Saved data entries
--------

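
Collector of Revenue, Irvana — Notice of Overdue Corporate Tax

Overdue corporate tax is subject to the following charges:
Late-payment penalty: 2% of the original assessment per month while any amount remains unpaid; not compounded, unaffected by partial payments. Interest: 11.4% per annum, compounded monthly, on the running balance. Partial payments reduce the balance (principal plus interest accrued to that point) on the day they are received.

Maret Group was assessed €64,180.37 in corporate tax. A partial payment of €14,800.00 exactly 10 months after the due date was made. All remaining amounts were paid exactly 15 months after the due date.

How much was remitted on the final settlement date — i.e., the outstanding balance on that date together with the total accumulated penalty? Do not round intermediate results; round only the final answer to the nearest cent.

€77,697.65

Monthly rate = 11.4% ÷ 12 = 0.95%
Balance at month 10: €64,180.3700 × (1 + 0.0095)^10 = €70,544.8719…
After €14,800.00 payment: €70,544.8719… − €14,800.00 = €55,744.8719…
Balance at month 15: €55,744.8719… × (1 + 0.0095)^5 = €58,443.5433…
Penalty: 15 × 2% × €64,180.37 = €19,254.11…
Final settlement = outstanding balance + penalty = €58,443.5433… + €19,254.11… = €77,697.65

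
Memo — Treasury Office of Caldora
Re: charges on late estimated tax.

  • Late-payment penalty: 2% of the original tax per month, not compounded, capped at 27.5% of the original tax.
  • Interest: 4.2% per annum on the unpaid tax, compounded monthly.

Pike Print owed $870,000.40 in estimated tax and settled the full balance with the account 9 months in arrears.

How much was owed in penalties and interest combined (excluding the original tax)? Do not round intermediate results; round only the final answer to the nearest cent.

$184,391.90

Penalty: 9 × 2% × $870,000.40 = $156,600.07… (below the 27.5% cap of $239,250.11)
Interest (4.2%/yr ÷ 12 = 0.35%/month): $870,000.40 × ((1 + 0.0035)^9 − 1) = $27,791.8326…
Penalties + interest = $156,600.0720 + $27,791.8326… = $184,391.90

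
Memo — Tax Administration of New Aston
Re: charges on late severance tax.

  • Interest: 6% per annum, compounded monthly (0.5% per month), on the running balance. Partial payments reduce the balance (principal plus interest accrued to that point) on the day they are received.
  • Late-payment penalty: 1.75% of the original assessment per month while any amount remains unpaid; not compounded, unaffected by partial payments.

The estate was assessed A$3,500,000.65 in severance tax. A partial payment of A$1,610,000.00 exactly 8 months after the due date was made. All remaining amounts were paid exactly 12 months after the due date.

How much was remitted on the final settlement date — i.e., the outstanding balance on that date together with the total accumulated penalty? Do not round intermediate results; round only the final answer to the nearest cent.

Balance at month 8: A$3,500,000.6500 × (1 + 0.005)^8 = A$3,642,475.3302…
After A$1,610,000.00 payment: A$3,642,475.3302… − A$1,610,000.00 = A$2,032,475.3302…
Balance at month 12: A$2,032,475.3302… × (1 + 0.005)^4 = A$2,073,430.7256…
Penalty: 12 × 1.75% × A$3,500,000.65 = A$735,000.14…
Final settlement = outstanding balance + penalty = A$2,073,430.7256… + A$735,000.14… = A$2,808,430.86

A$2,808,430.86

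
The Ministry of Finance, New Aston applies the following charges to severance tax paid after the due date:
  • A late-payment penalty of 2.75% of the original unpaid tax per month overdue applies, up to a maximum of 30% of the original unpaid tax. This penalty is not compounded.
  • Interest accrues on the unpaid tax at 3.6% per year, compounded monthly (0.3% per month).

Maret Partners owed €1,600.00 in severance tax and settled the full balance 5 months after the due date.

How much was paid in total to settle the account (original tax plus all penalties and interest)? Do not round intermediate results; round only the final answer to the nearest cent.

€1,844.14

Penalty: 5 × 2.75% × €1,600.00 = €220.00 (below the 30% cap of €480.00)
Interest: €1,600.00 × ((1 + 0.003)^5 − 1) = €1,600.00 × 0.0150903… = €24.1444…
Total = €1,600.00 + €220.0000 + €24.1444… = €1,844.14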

--------

Retype each of the preceding records exactly as printed.

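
Collector of Revenue, Irvana — Notice of Overdue Corporate Tax

Overdue corporate tax is subject to the following charges:
Late-payment penalty: 2% of the original assessment per month while any amount remains unpaid; not compounded, unaffected by partial payments. Interest: 11.4% per annum, compounded monthly, on the running balance. Partial payments reduce the balance (principal plus interest accrued to that point) on the day they are received.

Maret Group was assessed €64,180.37 in corporate tax. A partial payment of €14,800.00 exactly 10 months after the due date was made. All remaining amounts were paid exactly 15 months after the due date.

How much was remitted on the final settlement date — i.e., the outstanding balance on that date together with the total accumulated penalty? Do not round intermediate results; round only the final answer to the nearest cent.

€77,697.65

Monthly rate = 11.4% ÷ 12 = 0.95%
Balance at month 10: €64,180.3700 × (1 + 0.0095)^10 = €70,544.8719…
After €14,800.00 payment: €70,544.8719… − €14,800.00 = €55,744.8719…
Balance at month 15: €55,744.8719… × (1 + 0.0095)^5 = €58,443.5433…
Penalty: 15 × 2% × €64,180.37 = €19,254.11…
Final settlement = outstanding balance + penalty = €58,443.5433… + €19,254.11… = €77,697.65

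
Memo — Treasury Office of Caldora
Re: charges on late estimated tax.

  • Late-payment penalty: 2% of the original tax per month, not compounded, capped at 27.5% of the original tax.
  • Interest: 4.2% per annum on the unpaid tax, compounded monthly.

Pike Print owed $870,000.40 in estimated tax and settled the full balance with the account 9 months in arrears.

How much was owed in penalties and interest combined (excluding the original tax)? Do not round intermediate results; round only the final answer to the nearest cent.

$184,391.90

Penalty: 9 × 2% × $870,000.40 = $156,600.07… (below the 27.5% cap of $239,250.11)
Interest (4.2%/yr ÷ 12 = 0.35%/month): $870,000.40 × ((1 + 0.0035)^9 − 1) = $27,791.8326…
Penalties + interest = $156,600.0720 + $27,791.8326… = $184,391.90

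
Memo — Tax Administration of New Aston
Re: charges on late severance tax.

  • Interest: 6% per annum, compounded monthly (0.5% per month), on the running balance. Partial payments reduce the balance (principal plus interest accrued to that point) on the day they are received.
  • Late-payment penalty: 1.75% of the original assessment per month while any amount remains unpaid; not compounded, unaffected by partial payments.

The estate was assessed A$3,500,000.65 in severance tax. A partial payment of A$1,610,000.00 exactly 8 months after the due date was made. All remaining amounts were paid exactly 12 months after the due date.

How much was remitted on the final settlement date — i.e., the outstanding balance on that date together with the total accumulated penalty? Do not round intermediate results; round only the final answer to the nearest cent.

Balance at month 8: A$3,500,000.6500 × (1 + 0.005)^8 = A$3,642,475.3302…
After A$1,610,000.00 payment: A$3,642,475.3302… − A$1,610,000.00 = A$2,032,475.3302…
Balance at month 12: A$2,032,475.3302… × (1 + 0.005)^4 = A$2,073,430.7256…
Penalty: 12 × 1.75% × A$3,500,000.65 = A$735,000.14…
Final settlement = outstanding balance + penalty = A$2,073,430.7256… + A$735,000.14… = A$2,808,430.86

A$2,808,430.86

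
The Ministry of Finance, New Aston applies the following charges to severance tax paid after the due date:
  • A late-payment penalty of 2.75% of the original unpaid tax per month overdue applies, up to a maximum of 30% of the original unpaid tax. This penalty is not compounded.
  • Interest accrues on the unpaid tax at 3.6% per year, compounded monthly (0.3% per month).

Maret Partners owed €1,600.00 in severance tax and settled the full balance 5 months after the due date.

How much was paid in total to settle the account (original tax plus all penalties and interest)? Do not round intermediate results; round only the final answer to the nearest cent.

€1,844.14

Penalty: 5 × 2.75% × €1,600.00 = €220.00 (below the 30% cap of €480.00)
Interest: €1,600.00 × ((1 + 0.003)^5 − 1) = €1,600.00 × 0.0150903… = €24.1444…
Total = €1,600.00 + €220.0000 + €24.1444… = €1,844.14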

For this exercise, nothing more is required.